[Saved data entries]
· · · · · · ·

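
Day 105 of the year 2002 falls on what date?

15 April 2002

January has 31 days (105 − 31 = 74 remain).
February has 28 days (74 − 28 = 46 remain).
March has 31 days (46 − 31 = 15 remain).
15 into April → April 15.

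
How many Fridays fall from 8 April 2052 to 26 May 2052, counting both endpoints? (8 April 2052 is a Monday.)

8 April 2052 is a Monday; the first Friday on or after it is 12 April 2052 (4 days later).
From 12 April 2052 to 26 May 2052: 18 + 26 = 44 days (rest of April, May).
44 ÷ 7 = 6 full weeks with remainder 2, so 6 more Fridays after the first → 7.

7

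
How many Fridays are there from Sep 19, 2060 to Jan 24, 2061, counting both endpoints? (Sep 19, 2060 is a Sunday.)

Sep 19, 2060 is a Sunday; the first Friday on or after it is Sep 24, 2060 (5 days later).
From Sep 24, 2060 to Jan 24, 2061: 6 + 31 + 30 + 31 + 24 = 122 days (rest of Sep, Oct, Nov, Dec, Jan).
122 ÷ 7 = 17 full weeks with remainder 3, so 17 more Fridays after the first → 18.

18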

· · · · · · ·

Copy all the records above precisely.

- **ANSWER SECTION**:
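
Day 105 of the year 2002 falls on what date?

15 April 2002

January has 31 days (105 − 31 = 74 remain).
February has 28 days (74 − 28 = 46 remain).
March has 31 days (46 − 31 = 15 remain).
15 into April → April 15.

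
How many Fridays fall from 8 April 2052 to 26 May 2052, counting both endpoints? (8 April 2052 is a Monday.)

8 April 2052 is a Monday; the first Friday on or after it is 12 April 2052 (4 days later).
From 12 April 2052 to 26 May 2052: 18 + 26 = 44 days (rest of April, May).
44 ÷ 7 = 6 full weeks with remainder 2, so 6 more Fridays after the first → 7.

7

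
How many Fridays are there from Sep 19, 2060 to Jan 24, 2061, counting both endpoints? (Sep 19, 2060 is a Sunday.)

Sep 19, 2060 is a Sunday; the first Friday on or after it is Sep 24, 2060 (5 days later).
From Sep 24, 2060 to Jan 24, 2061: 6 + 31 + 30 + 31 + 24 = 122 days (rest of Sep, Oct, Nov, Dec, Jan).
122 ÷ 7 = 17 full weeks with remainder 3, so 17 more Fridays after the first → 18.

18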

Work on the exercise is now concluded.